═════ Available records ═════

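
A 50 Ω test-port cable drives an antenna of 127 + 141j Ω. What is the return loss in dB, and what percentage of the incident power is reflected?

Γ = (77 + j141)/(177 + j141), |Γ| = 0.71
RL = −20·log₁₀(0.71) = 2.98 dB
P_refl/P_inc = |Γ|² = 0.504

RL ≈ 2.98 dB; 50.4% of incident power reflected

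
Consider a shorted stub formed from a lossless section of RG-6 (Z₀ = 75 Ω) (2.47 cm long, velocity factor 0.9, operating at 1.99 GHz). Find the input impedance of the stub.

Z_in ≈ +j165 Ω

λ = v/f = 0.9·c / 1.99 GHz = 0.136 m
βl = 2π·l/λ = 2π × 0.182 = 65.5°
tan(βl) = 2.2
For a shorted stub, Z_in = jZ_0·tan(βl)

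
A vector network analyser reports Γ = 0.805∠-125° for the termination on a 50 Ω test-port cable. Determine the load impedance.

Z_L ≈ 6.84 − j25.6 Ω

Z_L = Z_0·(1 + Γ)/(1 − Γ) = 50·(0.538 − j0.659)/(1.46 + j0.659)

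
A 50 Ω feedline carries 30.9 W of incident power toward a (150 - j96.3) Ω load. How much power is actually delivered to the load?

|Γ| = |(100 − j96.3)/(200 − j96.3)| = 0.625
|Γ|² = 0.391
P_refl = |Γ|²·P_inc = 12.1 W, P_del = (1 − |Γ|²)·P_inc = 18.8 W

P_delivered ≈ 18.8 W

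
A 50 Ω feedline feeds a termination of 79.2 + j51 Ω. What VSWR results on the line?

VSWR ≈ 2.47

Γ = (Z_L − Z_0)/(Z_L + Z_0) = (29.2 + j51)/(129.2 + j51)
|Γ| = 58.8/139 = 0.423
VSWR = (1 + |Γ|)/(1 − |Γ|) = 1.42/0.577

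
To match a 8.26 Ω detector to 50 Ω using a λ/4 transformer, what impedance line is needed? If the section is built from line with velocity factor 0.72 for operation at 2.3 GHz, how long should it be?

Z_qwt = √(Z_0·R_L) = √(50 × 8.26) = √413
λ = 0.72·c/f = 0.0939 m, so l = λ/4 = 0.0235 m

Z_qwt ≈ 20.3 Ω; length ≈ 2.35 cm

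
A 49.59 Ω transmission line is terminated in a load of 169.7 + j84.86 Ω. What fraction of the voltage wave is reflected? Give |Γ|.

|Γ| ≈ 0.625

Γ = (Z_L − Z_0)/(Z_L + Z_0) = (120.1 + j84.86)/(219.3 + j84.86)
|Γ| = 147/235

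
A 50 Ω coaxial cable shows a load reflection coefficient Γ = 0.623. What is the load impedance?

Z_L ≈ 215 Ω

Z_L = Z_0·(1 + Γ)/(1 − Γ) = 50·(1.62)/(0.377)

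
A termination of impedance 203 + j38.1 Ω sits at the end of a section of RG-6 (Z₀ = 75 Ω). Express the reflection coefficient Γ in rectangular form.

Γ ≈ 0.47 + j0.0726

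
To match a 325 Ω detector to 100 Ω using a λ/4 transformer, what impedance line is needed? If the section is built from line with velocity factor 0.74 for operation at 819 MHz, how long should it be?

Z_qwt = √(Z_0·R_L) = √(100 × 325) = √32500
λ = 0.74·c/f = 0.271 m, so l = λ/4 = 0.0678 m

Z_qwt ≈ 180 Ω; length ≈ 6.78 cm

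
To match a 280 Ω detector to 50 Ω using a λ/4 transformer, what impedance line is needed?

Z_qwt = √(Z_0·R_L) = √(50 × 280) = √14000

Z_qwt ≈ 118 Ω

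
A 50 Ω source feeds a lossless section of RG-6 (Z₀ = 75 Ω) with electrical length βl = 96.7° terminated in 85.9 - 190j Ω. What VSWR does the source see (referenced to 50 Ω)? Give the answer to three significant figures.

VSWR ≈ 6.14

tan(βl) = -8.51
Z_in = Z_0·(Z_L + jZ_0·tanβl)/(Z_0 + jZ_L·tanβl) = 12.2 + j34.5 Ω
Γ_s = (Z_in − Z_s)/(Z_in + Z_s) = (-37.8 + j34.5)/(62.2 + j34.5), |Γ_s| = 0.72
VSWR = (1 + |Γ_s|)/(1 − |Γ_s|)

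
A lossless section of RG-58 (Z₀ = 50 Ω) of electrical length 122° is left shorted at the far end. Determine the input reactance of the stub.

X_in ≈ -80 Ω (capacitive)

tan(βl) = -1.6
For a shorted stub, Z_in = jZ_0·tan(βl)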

═════
═════ Available records ═════

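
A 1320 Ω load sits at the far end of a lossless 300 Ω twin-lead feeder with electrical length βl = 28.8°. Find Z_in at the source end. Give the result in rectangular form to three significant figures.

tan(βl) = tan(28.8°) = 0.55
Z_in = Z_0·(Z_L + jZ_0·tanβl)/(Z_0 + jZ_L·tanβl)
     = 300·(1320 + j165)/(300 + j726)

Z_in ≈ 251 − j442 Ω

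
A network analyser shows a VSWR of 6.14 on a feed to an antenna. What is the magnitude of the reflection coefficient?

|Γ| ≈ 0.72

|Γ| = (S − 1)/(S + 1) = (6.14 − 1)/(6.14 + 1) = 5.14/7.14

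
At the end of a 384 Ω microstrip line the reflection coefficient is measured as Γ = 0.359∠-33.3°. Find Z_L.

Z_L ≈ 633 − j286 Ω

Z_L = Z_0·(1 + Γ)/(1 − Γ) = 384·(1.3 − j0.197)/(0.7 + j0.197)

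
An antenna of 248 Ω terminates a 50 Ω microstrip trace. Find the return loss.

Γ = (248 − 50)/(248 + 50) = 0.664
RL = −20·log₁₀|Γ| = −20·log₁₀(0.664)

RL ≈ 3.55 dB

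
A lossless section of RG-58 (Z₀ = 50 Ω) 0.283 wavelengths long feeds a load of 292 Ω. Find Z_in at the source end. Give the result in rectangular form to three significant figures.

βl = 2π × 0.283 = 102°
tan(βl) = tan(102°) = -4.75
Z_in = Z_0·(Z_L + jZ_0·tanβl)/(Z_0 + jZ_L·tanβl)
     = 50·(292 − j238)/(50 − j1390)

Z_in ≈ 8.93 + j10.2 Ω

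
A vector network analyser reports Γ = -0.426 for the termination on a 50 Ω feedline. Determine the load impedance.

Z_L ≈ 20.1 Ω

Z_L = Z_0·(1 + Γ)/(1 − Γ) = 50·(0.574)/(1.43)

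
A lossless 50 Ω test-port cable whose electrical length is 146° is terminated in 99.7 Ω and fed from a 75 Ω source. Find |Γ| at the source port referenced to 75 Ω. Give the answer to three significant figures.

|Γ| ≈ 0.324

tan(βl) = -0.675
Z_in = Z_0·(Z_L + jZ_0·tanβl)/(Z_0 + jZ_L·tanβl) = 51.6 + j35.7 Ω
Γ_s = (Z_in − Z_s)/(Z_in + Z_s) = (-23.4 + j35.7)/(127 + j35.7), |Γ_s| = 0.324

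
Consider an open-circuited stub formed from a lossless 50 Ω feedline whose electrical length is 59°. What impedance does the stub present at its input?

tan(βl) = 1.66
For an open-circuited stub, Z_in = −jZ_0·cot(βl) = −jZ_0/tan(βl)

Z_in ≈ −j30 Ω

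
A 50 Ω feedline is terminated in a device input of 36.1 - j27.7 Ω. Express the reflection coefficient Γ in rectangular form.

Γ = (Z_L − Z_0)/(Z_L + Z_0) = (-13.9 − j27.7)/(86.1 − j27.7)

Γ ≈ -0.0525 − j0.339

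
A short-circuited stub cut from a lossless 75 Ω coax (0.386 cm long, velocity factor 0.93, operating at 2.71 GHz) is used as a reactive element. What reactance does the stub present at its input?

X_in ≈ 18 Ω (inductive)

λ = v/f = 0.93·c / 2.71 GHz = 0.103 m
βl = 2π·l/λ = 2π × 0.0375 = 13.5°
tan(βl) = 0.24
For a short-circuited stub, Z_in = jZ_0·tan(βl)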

═════
═════ Available records ═════

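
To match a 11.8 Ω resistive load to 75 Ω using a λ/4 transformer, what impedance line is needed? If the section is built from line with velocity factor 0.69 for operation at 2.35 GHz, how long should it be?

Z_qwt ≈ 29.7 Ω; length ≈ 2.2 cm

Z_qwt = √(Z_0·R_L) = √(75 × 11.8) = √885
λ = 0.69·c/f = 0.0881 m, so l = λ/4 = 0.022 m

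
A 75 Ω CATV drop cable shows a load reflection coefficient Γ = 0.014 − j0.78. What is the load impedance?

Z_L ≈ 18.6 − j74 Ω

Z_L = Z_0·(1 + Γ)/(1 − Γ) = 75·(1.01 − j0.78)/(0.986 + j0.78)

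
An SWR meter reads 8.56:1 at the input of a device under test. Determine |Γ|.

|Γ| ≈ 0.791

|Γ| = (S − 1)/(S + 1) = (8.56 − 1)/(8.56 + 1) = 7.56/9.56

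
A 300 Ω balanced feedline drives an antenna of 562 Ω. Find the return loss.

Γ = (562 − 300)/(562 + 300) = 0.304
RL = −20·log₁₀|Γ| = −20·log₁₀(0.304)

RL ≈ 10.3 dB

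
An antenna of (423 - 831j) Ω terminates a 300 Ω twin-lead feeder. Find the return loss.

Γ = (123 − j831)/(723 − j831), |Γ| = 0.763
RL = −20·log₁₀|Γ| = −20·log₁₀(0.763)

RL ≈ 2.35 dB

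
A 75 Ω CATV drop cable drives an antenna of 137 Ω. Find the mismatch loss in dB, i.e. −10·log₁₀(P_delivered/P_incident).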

═════

- Required action: Restate word for word the entries above, starting at the line with "A 75 Ω CATV drop cable shows" and ending at the line with "A 75 Ω CATV drop cable drives", inclusive, and no others.

- Finished task:
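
A 75 Ω CATV drop cable shows a load reflection coefficient Γ = 0.014 − j0.78. What is the load impedance?

Z_L ≈ 18.6 − j74 Ω

Z_L = Z_0·(1 + Γ)/(1 − Γ) = 75·(1.01 − j0.78)/(0.986 + j0.78)

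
An SWR meter reads 8.56:1 at the input of a device under test. Determine |Γ|.

|Γ| ≈ 0.791

|Γ| = (S − 1)/(S + 1) = (8.56 − 1)/(8.56 + 1) = 7.56/9.56

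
A 300 Ω balanced feedline drives an antenna of 562 Ω. Find the return loss.

Γ = (562 − 300)/(562 + 300) = 0.304
RL = −20·log₁₀|Γ| = −20·log₁₀(0.304)

RL ≈ 10.3 dB

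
An antenna of (423 - 831j) Ω terminates a 300 Ω twin-lead feeder. Find the return loss.

Γ = (123 − j831)/(723 − j831), |Γ| = 0.763
RL = −20·log₁₀|Γ| = −20·log₁₀(0.763)

RL ≈ 2.35 dB

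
A 75 Ω CATV drop cable drives an antenna of 137 Ω. Find the mismatch loss in dB, i.e. −10·log₁₀(P_delivered/P_incident).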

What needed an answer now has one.